Your reply should reproduce each record precisely as written.

Dataset entries
-- -- --

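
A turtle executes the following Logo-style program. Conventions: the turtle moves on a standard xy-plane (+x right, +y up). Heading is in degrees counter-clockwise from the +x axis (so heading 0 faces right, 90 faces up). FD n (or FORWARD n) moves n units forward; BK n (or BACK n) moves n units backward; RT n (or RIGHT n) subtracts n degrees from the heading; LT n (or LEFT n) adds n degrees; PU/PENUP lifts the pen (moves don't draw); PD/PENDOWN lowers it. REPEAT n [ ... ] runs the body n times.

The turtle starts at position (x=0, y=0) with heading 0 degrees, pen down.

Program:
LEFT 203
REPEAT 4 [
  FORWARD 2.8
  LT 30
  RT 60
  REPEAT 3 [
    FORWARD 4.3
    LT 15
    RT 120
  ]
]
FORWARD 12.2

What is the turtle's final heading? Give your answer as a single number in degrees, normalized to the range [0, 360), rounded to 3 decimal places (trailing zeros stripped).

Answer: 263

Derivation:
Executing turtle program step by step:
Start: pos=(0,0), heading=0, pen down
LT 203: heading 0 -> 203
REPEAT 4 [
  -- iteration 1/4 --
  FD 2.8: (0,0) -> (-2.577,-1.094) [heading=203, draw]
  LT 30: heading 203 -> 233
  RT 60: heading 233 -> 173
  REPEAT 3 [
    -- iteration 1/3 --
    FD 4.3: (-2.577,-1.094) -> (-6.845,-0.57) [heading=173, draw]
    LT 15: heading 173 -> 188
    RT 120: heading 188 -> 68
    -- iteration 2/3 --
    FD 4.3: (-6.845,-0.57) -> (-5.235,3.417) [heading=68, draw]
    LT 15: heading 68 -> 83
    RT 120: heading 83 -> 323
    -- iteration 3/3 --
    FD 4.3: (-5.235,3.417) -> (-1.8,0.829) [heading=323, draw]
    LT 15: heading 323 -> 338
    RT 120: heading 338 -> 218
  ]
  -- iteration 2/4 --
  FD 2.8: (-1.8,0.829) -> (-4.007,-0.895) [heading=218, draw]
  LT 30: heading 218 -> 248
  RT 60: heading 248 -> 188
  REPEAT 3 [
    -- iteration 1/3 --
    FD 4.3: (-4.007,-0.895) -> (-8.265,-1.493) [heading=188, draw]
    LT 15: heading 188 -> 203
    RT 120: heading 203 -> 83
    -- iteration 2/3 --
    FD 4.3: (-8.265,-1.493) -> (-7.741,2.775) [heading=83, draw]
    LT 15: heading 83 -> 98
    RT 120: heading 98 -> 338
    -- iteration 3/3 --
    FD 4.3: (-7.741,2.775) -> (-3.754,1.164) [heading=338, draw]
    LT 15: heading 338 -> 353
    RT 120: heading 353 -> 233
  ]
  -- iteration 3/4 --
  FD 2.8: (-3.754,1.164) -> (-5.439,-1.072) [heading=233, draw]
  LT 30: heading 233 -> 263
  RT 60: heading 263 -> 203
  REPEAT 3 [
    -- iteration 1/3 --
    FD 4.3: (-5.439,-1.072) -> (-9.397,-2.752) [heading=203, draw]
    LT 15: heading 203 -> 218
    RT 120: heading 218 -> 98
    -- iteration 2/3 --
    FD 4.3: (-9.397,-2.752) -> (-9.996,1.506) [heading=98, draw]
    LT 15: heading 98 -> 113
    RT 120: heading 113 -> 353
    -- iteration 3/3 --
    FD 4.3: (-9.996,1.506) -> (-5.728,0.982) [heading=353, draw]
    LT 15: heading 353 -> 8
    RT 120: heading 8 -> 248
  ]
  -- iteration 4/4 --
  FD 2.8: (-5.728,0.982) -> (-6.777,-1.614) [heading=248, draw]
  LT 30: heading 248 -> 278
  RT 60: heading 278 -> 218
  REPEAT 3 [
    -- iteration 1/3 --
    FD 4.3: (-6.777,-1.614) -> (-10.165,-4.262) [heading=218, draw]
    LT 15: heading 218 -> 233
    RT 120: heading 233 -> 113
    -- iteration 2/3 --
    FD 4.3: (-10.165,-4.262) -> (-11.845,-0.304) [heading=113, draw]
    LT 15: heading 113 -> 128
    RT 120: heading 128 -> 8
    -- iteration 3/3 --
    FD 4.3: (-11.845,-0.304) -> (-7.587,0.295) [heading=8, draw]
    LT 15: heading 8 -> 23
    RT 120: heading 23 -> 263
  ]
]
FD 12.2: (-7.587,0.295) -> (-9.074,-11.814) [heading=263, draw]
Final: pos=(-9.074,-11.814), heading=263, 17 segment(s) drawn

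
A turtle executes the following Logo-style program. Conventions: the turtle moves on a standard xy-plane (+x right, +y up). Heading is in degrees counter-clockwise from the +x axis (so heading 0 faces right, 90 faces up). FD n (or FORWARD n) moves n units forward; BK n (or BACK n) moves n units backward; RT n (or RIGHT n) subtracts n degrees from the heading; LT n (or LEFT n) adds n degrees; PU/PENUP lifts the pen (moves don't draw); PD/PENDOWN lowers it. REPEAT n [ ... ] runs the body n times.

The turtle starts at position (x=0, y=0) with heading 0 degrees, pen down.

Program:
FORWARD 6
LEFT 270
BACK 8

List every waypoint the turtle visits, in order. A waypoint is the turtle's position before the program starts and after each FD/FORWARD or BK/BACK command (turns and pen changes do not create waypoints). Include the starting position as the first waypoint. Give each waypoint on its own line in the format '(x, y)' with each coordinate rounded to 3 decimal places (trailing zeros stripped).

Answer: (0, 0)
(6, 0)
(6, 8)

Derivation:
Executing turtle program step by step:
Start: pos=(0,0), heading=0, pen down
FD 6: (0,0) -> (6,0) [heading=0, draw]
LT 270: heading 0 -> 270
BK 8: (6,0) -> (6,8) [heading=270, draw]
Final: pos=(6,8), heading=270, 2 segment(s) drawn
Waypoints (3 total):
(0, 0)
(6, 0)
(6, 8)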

-- -- --

**Written solution**
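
A turtle executes the following Logo-style program. Conventions: the turtle moves on a standard xy-plane (+x right, +y up). Heading is in degrees counter-clockwise from the +x axis (so heading 0 faces right, 90 faces up). FD n (or FORWARD n) moves n units forward; BK n (or BACK n) moves n units backward; RT n (or RIGHT n) subtracts n degrees from the heading; LT n (or LEFT n) adds n degrees; PU/PENUP lifts the pen (moves don't draw); PD/PENDOWN lowers it. REPEAT n [ ... ] runs the body n times.

The turtle starts at position (x=0, y=0) with heading 0 degrees, pen down.

Program:
LEFT 203
REPEAT 4 [
  FORWARD 2.8
  LT 30
  RT 60
  REPEAT 3 [
    FORWARD 4.3
    LT 15
    RT 120
  ]
]
FORWARD 12.2

What is the turtle's final heading? Give your answer as a single number in degrees, normalized to the range [0, 360), rounded to 3 decimal places (trailing zeros stripped).

Answer: 263

Derivation:
Executing turtle program step by step:
Start: pos=(0,0), heading=0, pen down
LT 203: heading 0 -> 203
REPEAT 4 [
  -- iteration 1/4 --
  FD 2.8: (0,0) -> (-2.577,-1.094) [heading=203, draw]
  LT 30: heading 203 -> 233
  RT 60: heading 233 -> 173
  REPEAT 3 [
    -- iteration 1/3 --
    FD 4.3: (-2.577,-1.094) -> (-6.845,-0.57) [heading=173, draw]
    LT 15: heading 173 -> 188
    RT 120: heading 188 -> 68
    -- iteration 2/3 --
    FD 4.3: (-6.845,-0.57) -> (-5.235,3.417) [heading=68, draw]
    LT 15: heading 68 -> 83
    RT 120: heading 83 -> 323
    -- iteration 3/3 --
    FD 4.3: (-5.235,3.417) -> (-1.8,0.829) [heading=323, draw]
    LT 15: heading 323 -> 338
    RT 120: heading 338 -> 218
  ]
  -- iteration 2/4 --
  FD 2.8: (-1.8,0.829) -> (-4.007,-0.895) [heading=218, draw]
  LT 30: heading 218 -> 248
  RT 60: heading 248 -> 188
  REPEAT 3 [
    -- iteration 1/3 --
    FD 4.3: (-4.007,-0.895) -> (-8.265,-1.493) [heading=188, draw]
    LT 15: heading 188 -> 203
    RT 120: heading 203 -> 83
    -- iteration 2/3 --
    FD 4.3: (-8.265,-1.493) -> (-7.741,2.775) [heading=83, draw]
    LT 15: heading 83 -> 98
    RT 120: heading 98 -> 338
    -- iteration 3/3 --
    FD 4.3: (-7.741,2.775) -> (-3.754,1.164) [heading=338, draw]
    LT 15: heading 338 -> 353
    RT 120: heading 353 -> 233
  ]
  -- iteration 3/4 --
  FD 2.8: (-3.754,1.164) -> (-5.439,-1.072) [heading=233, draw]
  LT 30: heading 233 -> 263
  RT 60: heading 263 -> 203
  REPEAT 3 [
    -- iteration 1/3 --
    FD 4.3: (-5.439,-1.072) -> (-9.397,-2.752) [heading=203, draw]
    LT 15: heading 203 -> 218
    RT 120: heading 218 -> 98
    -- iteration 2/3 --
    FD 4.3: (-9.397,-2.752) -> (-9.996,1.506) [heading=98, draw]
    LT 15: heading 98 -> 113
    RT 120: heading 113 -> 353
    -- iteration 3/3 --
    FD 4.3: (-9.996,1.506) -> (-5.728,0.982) [heading=353, draw]
    LT 15: heading 353 -> 8
    RT 120: heading 8 -> 248
  ]
  -- iteration 4/4 --
  FD 2.8: (-5.728,0.982) -> (-6.777,-1.614) [heading=248, draw]
  LT 30: heading 248 -> 278
  RT 60: heading 278 -> 218
  REPEAT 3 [
    -- iteration 1/3 --
    FD 4.3: (-6.777,-1.614) -> (-10.165,-4.262) [heading=218, draw]
    LT 15: heading 218 -> 233
    RT 120: heading 233 -> 113
    -- iteration 2/3 --
    FD 4.3: (-10.165,-4.262) -> (-11.845,-0.304) [heading=113, draw]
    LT 15: heading 113 -> 128
    RT 120: heading 128 -> 8
    -- iteration 3/3 --
    FD 4.3: (-11.845,-0.304) -> (-7.587,0.295) [heading=8, draw]
    LT 15: heading 8 -> 23
    RT 120: heading 23 -> 263
  ]
]
FD 12.2: (-7.587,0.295) -> (-9.074,-11.814) [heading=263, draw]
Final: pos=(-9.074,-11.814), heading=263, 17 segment(s) drawn

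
A turtle executes the following Logo-style program. Conventions: the turtle moves on a standard xy-plane (+x right, +y up). Heading is in degrees counter-clockwise from the +x axis (so heading 0 faces right, 90 faces up). FD n (or FORWARD n) moves n units forward; BK n (or BACK n) moves n units backward; RT n (or RIGHT n) subtracts n degrees from the heading; LT n (or LEFT n) adds n degrees; PU/PENUP lifts the pen (moves don't draw); PD/PENDOWN lowers it. REPEAT n [ ... ] runs the body n times.

The turtle starts at position (x=0, y=0) with heading 0 degrees, pen down.

Program:
FORWARD 6
LEFT 270
BACK 8

List every waypoint the turtle visits, in order. A waypoint is the turtle's position before the program starts and after each FD/FORWARD or BK/BACK command (turns and pen changes do not create waypoints). Include the starting position as the first waypoint. Give each waypoint on its own line in the format '(x, y)' with each coordinate rounded to 3 decimal places (trailing zeros stripped).

Answer: (0, 0)
(6, 0)
(6, 8)

Derivation:
Executing turtle program step by step:
Start: pos=(0,0), heading=0, pen down
FD 6: (0,0) -> (6,0) [heading=0, draw]
LT 270: heading 0 -> 270
BK 8: (6,0) -> (6,8) [heading=270, draw]
Final: pos=(6,8), heading=270, 2 segment(s) drawn
Waypoints (3 total):
(0, 0)
(6, 0)
(6, 8)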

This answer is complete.